--- Extracted records Enclosed Below ---

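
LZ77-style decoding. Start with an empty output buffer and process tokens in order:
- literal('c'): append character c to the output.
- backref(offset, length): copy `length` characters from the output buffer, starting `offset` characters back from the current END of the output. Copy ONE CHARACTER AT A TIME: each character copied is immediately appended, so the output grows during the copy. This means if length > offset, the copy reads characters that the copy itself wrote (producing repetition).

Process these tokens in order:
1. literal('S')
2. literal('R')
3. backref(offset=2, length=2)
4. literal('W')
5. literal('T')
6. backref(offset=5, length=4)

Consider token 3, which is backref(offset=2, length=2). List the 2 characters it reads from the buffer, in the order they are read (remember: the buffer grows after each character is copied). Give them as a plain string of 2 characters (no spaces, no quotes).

Answer: SR

Derivation:
Token 1: literal('S'). Output: "S"
Token 2: literal('R'). Output: "SR"
Token 3: backref(off=2, len=2). Buffer before: "SR" (len 2)
  byte 1: read out[0]='S', append. Buffer now: "SRS"
  byte 2: read out[1]='R', append. Buffer now: "SRSR"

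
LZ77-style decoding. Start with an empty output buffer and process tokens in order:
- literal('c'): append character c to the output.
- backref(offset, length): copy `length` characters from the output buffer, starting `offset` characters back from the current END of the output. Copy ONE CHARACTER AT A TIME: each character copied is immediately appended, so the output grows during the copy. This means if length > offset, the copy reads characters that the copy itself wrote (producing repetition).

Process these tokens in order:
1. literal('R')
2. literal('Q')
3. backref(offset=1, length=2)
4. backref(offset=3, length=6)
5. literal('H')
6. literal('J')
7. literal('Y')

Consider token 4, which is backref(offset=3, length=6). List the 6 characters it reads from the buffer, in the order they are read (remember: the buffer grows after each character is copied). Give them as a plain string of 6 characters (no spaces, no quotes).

Token 1: literal('R'). Output: "R"
Token 2: literal('Q'). Output: "RQ"
Token 3: backref(off=1, len=2) (overlapping!). Copied 'QQ' from pos 1. Output: "RQQQ"
Token 4: backref(off=3, len=6). Buffer before: "RQQQ" (len 4)
  byte 1: read out[1]='Q', append. Buffer now: "RQQQQ"
  byte 2: read out[2]='Q', append. Buffer now: "RQQQQQ"
  byte 3: read out[3]='Q', append. Buffer now: "RQQQQQQ"
  byte 4: read out[4]='Q', append. Buffer now: "RQQQQQQQ"
  byte 5: read out[5]='Q', append. Buffer now: "RQQQQQQQQ"
  byte 6: read out[6]='Q', append. Buffer now: "RQQQQQQQQQ"

Answer: QQQQQQ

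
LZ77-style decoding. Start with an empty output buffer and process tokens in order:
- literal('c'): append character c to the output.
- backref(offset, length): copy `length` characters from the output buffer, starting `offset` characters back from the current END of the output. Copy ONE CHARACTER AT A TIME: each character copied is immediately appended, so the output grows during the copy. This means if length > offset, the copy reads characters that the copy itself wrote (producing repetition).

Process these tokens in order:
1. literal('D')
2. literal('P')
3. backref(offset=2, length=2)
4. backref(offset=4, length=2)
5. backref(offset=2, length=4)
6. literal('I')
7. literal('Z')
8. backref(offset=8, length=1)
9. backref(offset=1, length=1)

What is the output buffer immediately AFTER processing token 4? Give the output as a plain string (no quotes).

Token 1: literal('D'). Output: "D"
Token 2: literal('P'). Output: "DP"
Token 3: backref(off=2, len=2). Copied 'DP' from pos 0. Output: "DPDP"
Token 4: backref(off=4, len=2). Copied 'DP' from pos 0. Output: "DPDPDP"

Answer: DPDPDP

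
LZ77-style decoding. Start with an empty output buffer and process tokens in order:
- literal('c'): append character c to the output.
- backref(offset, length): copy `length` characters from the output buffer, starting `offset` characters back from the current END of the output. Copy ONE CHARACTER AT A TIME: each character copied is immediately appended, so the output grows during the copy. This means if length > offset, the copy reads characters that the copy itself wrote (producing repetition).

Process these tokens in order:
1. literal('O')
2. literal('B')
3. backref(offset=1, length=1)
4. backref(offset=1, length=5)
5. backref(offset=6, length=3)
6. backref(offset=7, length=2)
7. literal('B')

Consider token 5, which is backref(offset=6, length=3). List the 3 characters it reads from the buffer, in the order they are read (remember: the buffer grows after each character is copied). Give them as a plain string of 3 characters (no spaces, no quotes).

Token 1: literal('O'). Output: "O"
Token 2: literal('B'). Output: "OB"
Token 3: backref(off=1, len=1). Copied 'B' from pos 1. Output: "OBB"
Token 4: backref(off=1, len=5) (overlapping!). Copied 'BBBBB' from pos 2. Output: "OBBBBBBB"
Token 5: backref(off=6, len=3). Buffer before: "OBBBBBBB" (len 8)
  byte 1: read out[2]='B', append. Buffer now: "OBBBBBBBB"
  byte 2: read out[3]='B', append. Buffer now: "OBBBBBBBBB"
  byte 3: read out[4]='B', append. Buffer now: "OBBBBBBBBBB"

Answer: BBB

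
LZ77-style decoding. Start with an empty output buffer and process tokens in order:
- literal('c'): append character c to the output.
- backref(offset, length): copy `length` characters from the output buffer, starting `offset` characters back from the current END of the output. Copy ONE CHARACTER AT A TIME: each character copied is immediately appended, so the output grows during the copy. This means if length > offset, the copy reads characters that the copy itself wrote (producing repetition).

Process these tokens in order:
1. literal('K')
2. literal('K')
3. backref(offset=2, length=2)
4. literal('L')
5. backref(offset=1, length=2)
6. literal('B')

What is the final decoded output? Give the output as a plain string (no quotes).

Answer: KKKKLLLB

Derivation:
Token 1: literal('K'). Output: "K"
Token 2: literal('K'). Output: "KK"
Token 3: backref(off=2, len=2). Copied 'KK' from pos 0. Output: "KKKK"
Token 4: literal('L'). Output: "KKKKL"
Token 5: backref(off=1, len=2) (overlapping!). Copied 'LL' from pos 4. Output: "KKKKLLL"
Token 6: literal('B'). Output: "KKKKLLLB"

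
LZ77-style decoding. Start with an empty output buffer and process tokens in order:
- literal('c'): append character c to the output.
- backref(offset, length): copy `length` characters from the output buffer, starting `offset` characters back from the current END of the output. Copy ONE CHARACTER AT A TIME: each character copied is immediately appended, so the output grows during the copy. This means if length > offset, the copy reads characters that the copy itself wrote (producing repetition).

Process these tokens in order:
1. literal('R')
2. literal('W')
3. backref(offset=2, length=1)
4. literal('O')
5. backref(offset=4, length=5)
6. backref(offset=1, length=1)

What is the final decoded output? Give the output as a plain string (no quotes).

Token 1: literal('R'). Output: "R"
Token 2: literal('W'). Output: "RW"
Token 3: backref(off=2, len=1). Copied 'R' from pos 0. Output: "RWR"
Token 4: literal('O'). Output: "RWRO"
Token 5: backref(off=4, len=5) (overlapping!). Copied 'RWROR' from pos 0. Output: "RWRORWROR"
Token 6: backref(off=1, len=1). Copied 'R' from pos 8. Output: "RWRORWRORR"

Answer: RWRORWRORR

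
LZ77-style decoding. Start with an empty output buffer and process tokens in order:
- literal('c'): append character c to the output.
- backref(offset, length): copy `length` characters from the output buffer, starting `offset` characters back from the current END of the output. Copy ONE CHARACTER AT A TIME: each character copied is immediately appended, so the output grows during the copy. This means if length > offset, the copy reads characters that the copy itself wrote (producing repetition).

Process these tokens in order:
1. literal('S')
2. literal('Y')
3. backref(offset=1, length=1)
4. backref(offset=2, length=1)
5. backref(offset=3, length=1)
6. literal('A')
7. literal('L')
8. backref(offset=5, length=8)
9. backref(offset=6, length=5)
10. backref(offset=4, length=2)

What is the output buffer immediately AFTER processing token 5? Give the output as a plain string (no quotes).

Token 1: literal('S'). Output: "S"
Token 2: literal('Y'). Output: "SY"
Token 3: backref(off=1, len=1). Copied 'Y' from pos 1. Output: "SYY"
Token 4: backref(off=2, len=1). Copied 'Y' from pos 1. Output: "SYYY"
Token 5: backref(off=3, len=1). Copied 'Y' from pos 1. Output: "SYYYY"

Answer: SYYYY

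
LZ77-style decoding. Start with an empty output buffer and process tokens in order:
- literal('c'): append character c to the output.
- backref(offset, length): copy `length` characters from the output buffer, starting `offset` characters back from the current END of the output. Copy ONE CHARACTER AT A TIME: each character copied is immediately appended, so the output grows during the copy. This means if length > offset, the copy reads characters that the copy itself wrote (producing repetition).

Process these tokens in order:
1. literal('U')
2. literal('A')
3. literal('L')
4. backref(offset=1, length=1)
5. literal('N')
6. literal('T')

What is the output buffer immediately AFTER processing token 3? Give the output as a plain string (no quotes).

Token 1: literal('U'). Output: "U"
Token 2: literal('A'). Output: "UA"
Token 3: literal('L'). Output: "UAL"

Answer: UAL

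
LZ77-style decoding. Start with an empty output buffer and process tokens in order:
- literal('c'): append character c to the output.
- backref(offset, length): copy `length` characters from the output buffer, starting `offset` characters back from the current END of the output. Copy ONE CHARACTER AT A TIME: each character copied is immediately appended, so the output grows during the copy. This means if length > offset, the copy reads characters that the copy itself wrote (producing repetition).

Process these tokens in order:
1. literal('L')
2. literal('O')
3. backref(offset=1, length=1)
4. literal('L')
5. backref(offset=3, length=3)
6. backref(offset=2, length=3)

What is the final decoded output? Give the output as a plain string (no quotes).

Token 1: literal('L'). Output: "L"
Token 2: literal('O'). Output: "LO"
Token 3: backref(off=1, len=1). Copied 'O' from pos 1. Output: "LOO"
Token 4: literal('L'). Output: "LOOL"
Token 5: backref(off=3, len=3). Copied 'OOL' from pos 1. Output: "LOOLOOL"
Token 6: backref(off=2, len=3) (overlapping!). Copied 'OLO' from pos 5. Output: "LOOLOOLOLO"

Answer: LOOLOOLOLO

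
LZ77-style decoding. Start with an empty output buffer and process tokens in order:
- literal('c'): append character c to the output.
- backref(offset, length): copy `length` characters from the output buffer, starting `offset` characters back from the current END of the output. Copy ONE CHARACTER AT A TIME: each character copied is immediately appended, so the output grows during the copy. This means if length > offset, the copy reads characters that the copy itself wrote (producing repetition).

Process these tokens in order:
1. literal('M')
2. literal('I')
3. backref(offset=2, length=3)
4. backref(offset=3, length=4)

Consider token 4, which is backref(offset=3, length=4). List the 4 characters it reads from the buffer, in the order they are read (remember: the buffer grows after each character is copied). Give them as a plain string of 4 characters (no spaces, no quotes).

Token 1: literal('M'). Output: "M"
Token 2: literal('I'). Output: "MI"
Token 3: backref(off=2, len=3) (overlapping!). Copied 'MIM' from pos 0. Output: "MIMIM"
Token 4: backref(off=3, len=4). Buffer before: "MIMIM" (len 5)
  byte 1: read out[2]='M', append. Buffer now: "MIMIMM"
  byte 2: read out[3]='I', append. Buffer now: "MIMIMMI"
  byte 3: read out[4]='M', append. Buffer now: "MIMIMMIM"
  byte 4: read out[5]='M', append. Buffer now: "MIMIMMIMM"

Answer: MIMM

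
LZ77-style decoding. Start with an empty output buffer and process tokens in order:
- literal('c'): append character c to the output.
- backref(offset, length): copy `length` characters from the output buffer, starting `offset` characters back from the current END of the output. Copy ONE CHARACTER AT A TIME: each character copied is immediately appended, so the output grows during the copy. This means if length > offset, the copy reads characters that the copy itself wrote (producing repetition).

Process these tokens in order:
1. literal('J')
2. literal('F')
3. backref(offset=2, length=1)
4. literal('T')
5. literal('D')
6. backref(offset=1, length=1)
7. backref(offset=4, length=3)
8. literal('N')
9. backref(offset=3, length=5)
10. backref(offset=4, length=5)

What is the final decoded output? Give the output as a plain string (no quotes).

Answer: JFJTDDJTDNTDNTDDNTDD

Derivation:
Token 1: literal('J'). Output: "J"
Token 2: literal('F'). Output: "JF"
Token 3: backref(off=2, len=1). Copied 'J' from pos 0. Output: "JFJ"
Token 4: literal('T'). Output: "JFJT"
Token 5: literal('D'). Output: "JFJTD"
Token 6: backref(off=1, len=1). Copied 'D' from pos 4. Output: "JFJTDD"
Token 7: backref(off=4, len=3). Copied 'JTD' from pos 2. Output: "JFJTDDJTD"
Token 8: literal('N'). Output: "JFJTDDJTDN"
Token 9: backref(off=3, len=5) (overlapping!). Copied 'TDNTD' from pos 7. Output: "JFJTDDJTDNTDNTD"
Token 10: backref(off=4, len=5) (overlapping!). Copied 'DNTDD' from pos 11. Output: "JFJTDDJTDNTDNTDDNTDD"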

--- End of Enclosed Extracted records ---

== Exercise directions ==
Output the material above exactly, but only from the line that carries "2. literal('F')" through the line that carries "10. backref(offset=4, length=5)".

== Response area ==
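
2. literal('F')
3. backref(offset=2, length=1)
4. literal('T')
5. literal('D')
6. backref(offset=1, length=1)
7. backref(offset=4, length=3)
8. literal('N')
9. backref(offset=3, length=5)
10. backref(offset=4, length=5)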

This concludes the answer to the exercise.